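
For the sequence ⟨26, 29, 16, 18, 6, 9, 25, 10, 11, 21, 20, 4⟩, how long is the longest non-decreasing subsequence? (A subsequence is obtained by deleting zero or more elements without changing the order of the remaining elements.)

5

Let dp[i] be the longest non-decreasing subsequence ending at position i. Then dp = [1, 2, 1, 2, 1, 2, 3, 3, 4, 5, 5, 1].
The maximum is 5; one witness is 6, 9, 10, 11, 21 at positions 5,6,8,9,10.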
▬▬▬▬▬▬▬▬▬▬
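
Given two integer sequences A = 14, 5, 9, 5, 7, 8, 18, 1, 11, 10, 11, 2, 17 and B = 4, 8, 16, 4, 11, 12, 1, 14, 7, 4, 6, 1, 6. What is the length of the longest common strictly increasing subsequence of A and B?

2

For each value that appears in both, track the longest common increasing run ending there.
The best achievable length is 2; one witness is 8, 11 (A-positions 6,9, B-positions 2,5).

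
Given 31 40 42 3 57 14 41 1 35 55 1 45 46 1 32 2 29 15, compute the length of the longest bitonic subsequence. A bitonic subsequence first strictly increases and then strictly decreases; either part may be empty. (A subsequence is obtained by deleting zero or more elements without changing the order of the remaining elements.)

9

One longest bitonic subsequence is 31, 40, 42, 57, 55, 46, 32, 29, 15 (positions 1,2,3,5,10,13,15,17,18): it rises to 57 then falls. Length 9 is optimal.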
▬▬▬▬▬▬▬▬▬▬
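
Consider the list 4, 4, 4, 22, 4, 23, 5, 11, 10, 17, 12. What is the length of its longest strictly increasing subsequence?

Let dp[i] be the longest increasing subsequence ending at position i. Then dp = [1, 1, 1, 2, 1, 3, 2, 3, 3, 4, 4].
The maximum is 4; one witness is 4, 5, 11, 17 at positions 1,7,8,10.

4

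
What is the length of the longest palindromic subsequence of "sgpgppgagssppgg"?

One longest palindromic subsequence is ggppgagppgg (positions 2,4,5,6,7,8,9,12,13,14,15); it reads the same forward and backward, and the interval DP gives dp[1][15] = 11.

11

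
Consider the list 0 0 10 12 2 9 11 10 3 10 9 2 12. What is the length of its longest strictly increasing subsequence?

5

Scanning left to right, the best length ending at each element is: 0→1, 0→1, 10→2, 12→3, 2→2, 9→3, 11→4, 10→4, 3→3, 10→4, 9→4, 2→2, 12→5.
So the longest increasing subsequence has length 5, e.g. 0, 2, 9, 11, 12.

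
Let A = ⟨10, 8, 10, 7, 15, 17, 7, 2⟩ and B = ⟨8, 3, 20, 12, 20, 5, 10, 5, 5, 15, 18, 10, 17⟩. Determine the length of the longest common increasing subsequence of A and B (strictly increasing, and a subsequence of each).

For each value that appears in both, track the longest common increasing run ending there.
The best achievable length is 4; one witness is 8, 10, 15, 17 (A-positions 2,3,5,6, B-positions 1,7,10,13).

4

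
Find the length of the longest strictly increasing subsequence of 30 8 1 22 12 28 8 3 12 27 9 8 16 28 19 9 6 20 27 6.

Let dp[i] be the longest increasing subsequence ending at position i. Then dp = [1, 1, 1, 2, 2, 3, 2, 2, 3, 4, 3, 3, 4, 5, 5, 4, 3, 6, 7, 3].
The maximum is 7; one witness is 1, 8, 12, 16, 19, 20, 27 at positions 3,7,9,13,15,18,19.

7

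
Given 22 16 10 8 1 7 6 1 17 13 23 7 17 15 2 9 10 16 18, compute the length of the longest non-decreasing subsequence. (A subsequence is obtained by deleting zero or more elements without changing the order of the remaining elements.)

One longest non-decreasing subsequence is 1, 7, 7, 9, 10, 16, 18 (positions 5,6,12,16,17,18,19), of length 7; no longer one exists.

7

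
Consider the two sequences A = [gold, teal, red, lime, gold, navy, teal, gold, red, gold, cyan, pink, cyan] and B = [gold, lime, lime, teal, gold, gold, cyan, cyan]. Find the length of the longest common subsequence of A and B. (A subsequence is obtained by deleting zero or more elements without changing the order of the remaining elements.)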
▬▬▬▬▬▬▬▬▬▬
• _Problem description_:
Print only what lies in the material above starting at the line with "Given 22 16" and ending at the line with "Consider the two", every line exactly as given.

• _Your response_:
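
Given 22 16 10 8 1 7 6 1 17 13 23 7 17 15 2 9 10 16 18, compute the length of the longest non-decreasing subsequence. (A subsequence is obtained by deleting zero or more elements without changing the order of the remaining elements.)

One longest non-decreasing subsequence is 1, 7, 7, 9, 10, 16, 18 (positions 5,6,12,16,17,18,19), of length 7; no longer one exists.

7

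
Consider the two sequences A = [gold, teal, red, lime, gold, navy, teal, gold, red, gold, cyan, pink, cyan] and B = [gold, lime, lime, teal, gold, gold, cyan, cyan]. Find the length of the longest common subsequence of A and B. (A subsequence is obtained by deleting zero or more elements without changing the order of the remaining elements.)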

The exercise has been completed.